From the records, report how many lines hold the word "axis", with the number as the sole reply.

· · · · · · ·

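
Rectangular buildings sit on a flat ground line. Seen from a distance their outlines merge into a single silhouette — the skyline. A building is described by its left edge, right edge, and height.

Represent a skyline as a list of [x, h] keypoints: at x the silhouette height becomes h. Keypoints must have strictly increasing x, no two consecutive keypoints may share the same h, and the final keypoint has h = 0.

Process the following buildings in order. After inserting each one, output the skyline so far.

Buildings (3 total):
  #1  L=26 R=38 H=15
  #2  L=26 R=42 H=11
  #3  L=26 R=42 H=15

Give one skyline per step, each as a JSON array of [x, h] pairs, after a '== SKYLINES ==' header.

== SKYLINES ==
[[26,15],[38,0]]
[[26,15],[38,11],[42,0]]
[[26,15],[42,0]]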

· · · · · · ·

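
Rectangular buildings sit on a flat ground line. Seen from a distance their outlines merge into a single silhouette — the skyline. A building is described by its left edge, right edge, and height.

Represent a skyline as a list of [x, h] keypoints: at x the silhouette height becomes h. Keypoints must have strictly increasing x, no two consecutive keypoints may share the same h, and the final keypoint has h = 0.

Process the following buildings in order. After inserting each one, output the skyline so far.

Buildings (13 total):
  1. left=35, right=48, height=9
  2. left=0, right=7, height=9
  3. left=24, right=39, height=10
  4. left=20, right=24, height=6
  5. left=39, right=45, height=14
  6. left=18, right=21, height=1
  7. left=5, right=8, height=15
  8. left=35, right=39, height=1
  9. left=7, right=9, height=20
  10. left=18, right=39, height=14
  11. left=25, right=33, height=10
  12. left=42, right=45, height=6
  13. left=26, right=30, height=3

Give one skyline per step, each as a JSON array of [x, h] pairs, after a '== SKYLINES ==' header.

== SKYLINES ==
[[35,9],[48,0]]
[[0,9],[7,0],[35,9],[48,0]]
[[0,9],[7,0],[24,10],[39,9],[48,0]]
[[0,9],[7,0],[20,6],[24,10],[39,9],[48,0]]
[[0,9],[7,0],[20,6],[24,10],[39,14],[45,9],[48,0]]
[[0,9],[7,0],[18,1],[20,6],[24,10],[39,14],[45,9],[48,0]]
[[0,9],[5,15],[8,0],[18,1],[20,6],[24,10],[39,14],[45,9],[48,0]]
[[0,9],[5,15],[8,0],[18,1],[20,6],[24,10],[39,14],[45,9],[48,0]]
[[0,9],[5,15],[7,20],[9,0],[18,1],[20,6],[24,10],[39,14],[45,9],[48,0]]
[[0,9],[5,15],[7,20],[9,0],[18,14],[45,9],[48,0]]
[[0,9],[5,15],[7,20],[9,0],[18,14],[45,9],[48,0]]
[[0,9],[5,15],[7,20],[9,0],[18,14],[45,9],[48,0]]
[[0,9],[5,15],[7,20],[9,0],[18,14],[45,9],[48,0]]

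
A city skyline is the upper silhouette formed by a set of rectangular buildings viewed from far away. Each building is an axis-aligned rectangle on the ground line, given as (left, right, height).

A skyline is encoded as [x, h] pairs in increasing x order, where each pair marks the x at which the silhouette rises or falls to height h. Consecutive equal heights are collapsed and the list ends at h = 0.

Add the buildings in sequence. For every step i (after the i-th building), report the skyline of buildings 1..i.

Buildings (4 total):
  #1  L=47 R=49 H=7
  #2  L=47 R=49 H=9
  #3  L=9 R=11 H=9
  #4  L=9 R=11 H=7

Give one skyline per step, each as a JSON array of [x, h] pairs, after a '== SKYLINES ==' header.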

· · · · · · ·

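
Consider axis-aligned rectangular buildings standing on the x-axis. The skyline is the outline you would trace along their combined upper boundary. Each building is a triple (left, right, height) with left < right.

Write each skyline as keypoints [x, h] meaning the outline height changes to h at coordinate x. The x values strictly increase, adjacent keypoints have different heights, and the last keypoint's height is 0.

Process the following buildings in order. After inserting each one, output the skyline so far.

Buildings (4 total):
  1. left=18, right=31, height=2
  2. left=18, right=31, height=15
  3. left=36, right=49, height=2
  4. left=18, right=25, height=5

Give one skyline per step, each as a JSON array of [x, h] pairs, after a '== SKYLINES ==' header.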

· · · · · · ·

• _RESULT BELOW_
2